— Try it —
Repeat the data. Keep each line identical.
----- Recorded data -----
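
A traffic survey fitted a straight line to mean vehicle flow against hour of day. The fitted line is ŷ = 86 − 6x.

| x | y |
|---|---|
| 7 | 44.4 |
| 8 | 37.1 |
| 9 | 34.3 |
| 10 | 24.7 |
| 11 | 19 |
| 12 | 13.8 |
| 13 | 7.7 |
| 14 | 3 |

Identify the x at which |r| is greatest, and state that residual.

x = 9, r = 2.3

x=7: ŷ = 86 − 6·7 = 44; r = 44.4 − 44 = 0.4
x=8: ŷ = 86 − 6·8 = 38; r = 37.1 − 38 = -0.9
x=9: ŷ = 86 − 6·9 = 32; r = 34.3 − 32 = 2.3
x=10: ŷ = 86 − 6·10 = 26; r = 24.7 − 26 = -1.3
x=11: ŷ = 86 − 6·11 = 20; r = 19 − 20 = -1
x=12: ŷ = 86 − 6·12 = 14; r = 13.8 − 14 = -0.2
x=13: ŷ = 86 − 6·13 = 8; r = 7.7 − 8 = -0.3
x=14: ŷ = 86 − 6·14 = 2; r = 3 − 2 = 1
Largest |r| is 2.3 at x = 9, residual 2.3.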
-----
— Output of the exercise —
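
A traffic survey fitted a straight line to mean vehicle flow against hour of day. The fitted line is ŷ = 86 − 6x.

| x | y |
|---|---|
| 7 | 44.4 |
| 8 | 37.1 |
| 9 | 34.3 |
| 10 | 24.7 |
| 11 | 19 |
| 12 | 13.8 |
| 13 | 7.7 |
| 14 | 3 |

Identify the x at which |r| is greatest, and state that residual.

x = 9, r = 2.3

x=7: ŷ = 86 − 6·7 = 44; r = 44.4 − 44 = 0.4
x=8: ŷ = 86 − 6·8 = 38; r = 37.1 − 38 = -0.9
x=9: ŷ = 86 − 6·9 = 32; r = 34.3 − 32 = 2.3
x=10: ŷ = 86 − 6·10 = 26; r = 24.7 − 26 = -1.3
x=11: ŷ = 86 − 6·11 = 20; r = 19 − 20 = -1
x=12: ŷ = 86 − 6·12 = 14; r = 13.8 − 14 = -0.2
x=13: ŷ = 86 − 6·13 = 8; r = 7.7 − 8 = -0.3
x=14: ŷ = 86 − 6·14 = 2; r = 3 − 2 = 1
Largest |r| is 2.3 at x = 9, residual 2.3.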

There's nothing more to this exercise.